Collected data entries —
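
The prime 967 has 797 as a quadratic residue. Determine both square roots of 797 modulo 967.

42, 925

Since 967 ≡ 3 (mod 4), a square root of 797 is 797^((967+1)/4) = 797^242 mod 967.
Repeated squaring: 797^2≡857, 797^4≡496, 797^8≡398, 797^16≡783, 797^32≡11, 797^64≡121, 797^128≡136 (mod 967).
797^242 = 797^(128+64+32+16+2) ≡ 42 (mod 967).
Check: 42² = 1764 ≡ 797 (mod 967). The two roots are 42 and 925.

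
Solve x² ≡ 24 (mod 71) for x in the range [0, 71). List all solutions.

33, 38

Since 71 ≡ 3 (mod 4), a square root of 24 is 24^((71+1)/4) = 24^18 mod 71.
Repeated squaring: 24^2≡8, 24^4≡64, 24^8≡49, 24^16≡58 (mod 71).
24^18 = 24^(16+2) ≡ 38 (mod 71).
Check: 38² = 1444 ≡ 24 (mod 71). The two roots are 33 and 38.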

PROBLEM STATEMENT —
Transcribe every entry, keeping each line exactly as it reads.

TASK SOLUTION —
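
The prime 967 has 797 as a quadratic residue. Determine both square roots of 797 modulo 967.

42, 925

Since 967 ≡ 3 (mod 4), a square root of 797 is 797^((967+1)/4) = 797^242 mod 967.
Repeated squaring: 797^2≡857, 797^4≡496, 797^8≡398, 797^16≡783, 797^32≡11, 797^64≡121, 797^128≡136 (mod 967).
797^242 = 797^(128+64+32+16+2) ≡ 42 (mod 967).
Check: 42² = 1764 ≡ 797 (mod 967). The two roots are 42 and 925.

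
Solve x² ≡ 24 (mod 71) for x in the range [0, 71). List all solutions.

33, 38

Since 71 ≡ 3 (mod 4), a square root of 24 is 24^((71+1)/4) = 24^18 mod 71.
Repeated squaring: 24^2≡8, 24^4≡64, 24^8≡49, 24^16≡58 (mod 71).
24^18 = 24^(16+2) ≡ 38 (mod 71).
Check: 38² = 1444 ≡ 24 (mod 71). The two roots are 33 and 38.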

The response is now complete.